(GIVEN RECORDS Opens)

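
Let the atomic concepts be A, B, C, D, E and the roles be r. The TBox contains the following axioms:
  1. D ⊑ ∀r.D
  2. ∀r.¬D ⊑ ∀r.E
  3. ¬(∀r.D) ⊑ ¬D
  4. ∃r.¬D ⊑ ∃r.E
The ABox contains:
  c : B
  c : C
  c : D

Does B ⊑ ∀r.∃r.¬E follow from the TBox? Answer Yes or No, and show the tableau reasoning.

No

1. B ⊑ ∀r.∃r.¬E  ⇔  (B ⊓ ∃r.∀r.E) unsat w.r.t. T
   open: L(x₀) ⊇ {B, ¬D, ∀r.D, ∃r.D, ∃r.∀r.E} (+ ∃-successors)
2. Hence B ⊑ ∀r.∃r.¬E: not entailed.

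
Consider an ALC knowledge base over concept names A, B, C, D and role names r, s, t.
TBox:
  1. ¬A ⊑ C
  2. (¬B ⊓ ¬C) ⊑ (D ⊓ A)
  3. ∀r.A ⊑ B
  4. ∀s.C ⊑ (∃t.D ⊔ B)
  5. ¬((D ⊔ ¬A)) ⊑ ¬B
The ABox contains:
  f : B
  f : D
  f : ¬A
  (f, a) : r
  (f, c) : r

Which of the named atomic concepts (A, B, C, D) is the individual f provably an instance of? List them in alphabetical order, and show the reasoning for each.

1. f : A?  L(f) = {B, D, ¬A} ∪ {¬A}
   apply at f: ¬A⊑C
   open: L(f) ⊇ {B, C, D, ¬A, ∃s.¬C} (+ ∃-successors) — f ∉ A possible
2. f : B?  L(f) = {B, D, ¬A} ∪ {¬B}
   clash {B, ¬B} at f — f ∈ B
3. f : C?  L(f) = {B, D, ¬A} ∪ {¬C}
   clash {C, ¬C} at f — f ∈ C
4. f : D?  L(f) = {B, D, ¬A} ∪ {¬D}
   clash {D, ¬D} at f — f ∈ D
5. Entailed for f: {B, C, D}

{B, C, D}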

(GIVEN RECORDS Closes)

* WORK INSTRUCTION:
Exact copies of every record are required.

* EXERCISE ANSWER:
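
Let the atomic concepts be A, B, C, D, E and the roles be r. The TBox contains the following axioms:
  1. D ⊑ ∀r.D
  2. ∀r.¬D ⊑ ∀r.E
  3. ¬(∀r.D) ⊑ ¬D
  4. ∃r.¬D ⊑ ∃r.E
The ABox contains:
  c : B
  c : C
  c : D

Does B ⊑ ∀r.∃r.¬E follow from the TBox? Answer Yes or No, and show the tableau reasoning.

No

1. B ⊑ ∀r.∃r.¬E  ⇔  (B ⊓ ∃r.∀r.E) unsat w.r.t. T
   open: L(x₀) ⊇ {B, ¬D, ∀r.D, ∃r.D, ∃r.∀r.E} (+ ∃-successors)
2. Hence B ⊑ ∀r.∃r.¬E: not entailed.

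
Consider an ALC knowledge base over concept names A, B, C, D and role names r, s, t.
TBox:
  1. ¬A ⊑ C
  2. (¬B ⊓ ¬C) ⊑ (D ⊓ A)
  3. ∀r.A ⊑ B
  4. ∀s.C ⊑ (∃t.D ⊔ B)
  5. ¬((D ⊔ ¬A)) ⊑ ¬B
The ABox contains:
  f : B
  f : D
  f : ¬A
  (f, a) : r
  (f, c) : r

Which of the named atomic concepts (A, B, C, D) is the individual f provably an instance of? List them in alphabetical order, and show the reasoning for each.

1. f : A?  L(f) = {B, D, ¬A} ∪ {¬A}
   apply at f: ¬A⊑C
   open: L(f) ⊇ {B, C, D, ¬A, ∃s.¬C} (+ ∃-successors) — f ∉ A possible
2. f : B?  L(f) = {B, D, ¬A} ∪ {¬B}
   clash {B, ¬B} at f — f ∈ B
3. f : C?  L(f) = {B, D, ¬A} ∪ {¬C}
   clash {C, ¬C} at f — f ∈ C
4. f : D?  L(f) = {B, D, ¬A} ∪ {¬D}
   clash {D, ¬D} at f — f ∈ D
5. Entailed for f: {B, C, D}

{B, C, D}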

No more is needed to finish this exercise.